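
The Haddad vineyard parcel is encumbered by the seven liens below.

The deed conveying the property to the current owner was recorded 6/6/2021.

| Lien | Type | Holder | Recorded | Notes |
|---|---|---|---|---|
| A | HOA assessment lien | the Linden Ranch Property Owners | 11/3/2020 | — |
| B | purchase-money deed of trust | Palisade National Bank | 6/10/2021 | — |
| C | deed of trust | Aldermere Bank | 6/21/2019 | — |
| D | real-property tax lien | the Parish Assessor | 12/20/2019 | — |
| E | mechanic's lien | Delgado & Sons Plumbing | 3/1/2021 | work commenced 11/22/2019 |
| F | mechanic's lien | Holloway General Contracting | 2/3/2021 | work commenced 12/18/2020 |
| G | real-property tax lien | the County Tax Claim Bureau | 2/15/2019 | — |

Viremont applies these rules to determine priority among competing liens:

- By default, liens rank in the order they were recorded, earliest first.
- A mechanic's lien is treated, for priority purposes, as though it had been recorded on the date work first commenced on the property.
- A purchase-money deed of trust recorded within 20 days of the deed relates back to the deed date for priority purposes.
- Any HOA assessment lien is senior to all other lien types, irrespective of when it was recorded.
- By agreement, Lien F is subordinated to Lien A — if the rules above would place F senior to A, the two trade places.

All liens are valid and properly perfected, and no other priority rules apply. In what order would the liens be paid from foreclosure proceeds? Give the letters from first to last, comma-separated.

Effective dates after the stated exceptions: B relates back to the deed date 6/6/2021; E is treated as recorded 11/22/2019, the work-commencement date; F relates back to 12/18/2020 (work commenced).
A is an HOA assessment lien and takes priority over every other lien.
Among the remaining liens, by effective date: G (2/15/2019), C (6/21/2019), E (11/22/2019), D (12/20/2019), F (12/18/2020), B (6/6/2021).
F is already junior to A, so the subordination agreement changes nothing.

A, G, C, E, D, F, B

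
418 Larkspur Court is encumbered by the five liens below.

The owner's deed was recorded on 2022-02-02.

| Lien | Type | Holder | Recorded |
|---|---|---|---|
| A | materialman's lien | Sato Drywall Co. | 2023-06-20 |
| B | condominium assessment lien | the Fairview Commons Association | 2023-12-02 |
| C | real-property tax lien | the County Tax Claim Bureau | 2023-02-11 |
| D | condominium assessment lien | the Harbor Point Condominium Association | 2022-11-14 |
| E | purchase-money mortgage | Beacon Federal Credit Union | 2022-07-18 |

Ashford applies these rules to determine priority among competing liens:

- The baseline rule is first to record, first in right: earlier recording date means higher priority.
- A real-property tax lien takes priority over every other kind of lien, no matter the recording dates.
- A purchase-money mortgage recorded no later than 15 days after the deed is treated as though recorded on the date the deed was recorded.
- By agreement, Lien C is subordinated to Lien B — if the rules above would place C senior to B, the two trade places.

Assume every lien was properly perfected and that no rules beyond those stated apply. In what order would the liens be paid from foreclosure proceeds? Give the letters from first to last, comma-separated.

Effective dates after the stated exceptions: E missed the 15-day window (166 days after the deed), so its recording date stands.
C, as a real-property tax lien, has superpriority and ranks first.
Remaining liens by effective date: E (2022-07-18), D (2022-11-14), A (2023-06-20), B (2023-12-02).
C would otherwise be senior to B, so under the subordination agreement C and B exchange positions.

B, E, D, A, C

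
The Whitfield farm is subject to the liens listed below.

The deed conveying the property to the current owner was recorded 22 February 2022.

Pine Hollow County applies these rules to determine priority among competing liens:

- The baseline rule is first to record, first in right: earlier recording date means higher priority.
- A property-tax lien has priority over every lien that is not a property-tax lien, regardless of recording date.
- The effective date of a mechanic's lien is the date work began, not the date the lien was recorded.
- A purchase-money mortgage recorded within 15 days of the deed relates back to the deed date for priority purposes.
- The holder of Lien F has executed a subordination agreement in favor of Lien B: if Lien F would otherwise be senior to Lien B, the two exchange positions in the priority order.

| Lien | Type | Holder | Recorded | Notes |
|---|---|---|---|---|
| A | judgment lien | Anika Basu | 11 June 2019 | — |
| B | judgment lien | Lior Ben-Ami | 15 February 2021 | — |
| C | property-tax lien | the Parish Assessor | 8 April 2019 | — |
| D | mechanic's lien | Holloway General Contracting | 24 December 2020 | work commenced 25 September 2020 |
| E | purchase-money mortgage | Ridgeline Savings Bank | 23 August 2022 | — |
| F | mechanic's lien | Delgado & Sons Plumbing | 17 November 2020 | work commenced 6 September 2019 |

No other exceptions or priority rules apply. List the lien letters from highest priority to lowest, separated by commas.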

==================================================

--- What to work on ---
Pull every line containing "purposes" from the material above.

--- Answer for the task ---
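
- A mechanic's lien is treated, for priority purposes, as though it had been recorded on the date work first commenced on the property.
- A purchase-money deed of trust recorded within 20 days of the deed relates back to the deed date for priority purposes.
- A purchase-money mortgage recorded within 15 days of the deed relates back to the deed date for priority purposes.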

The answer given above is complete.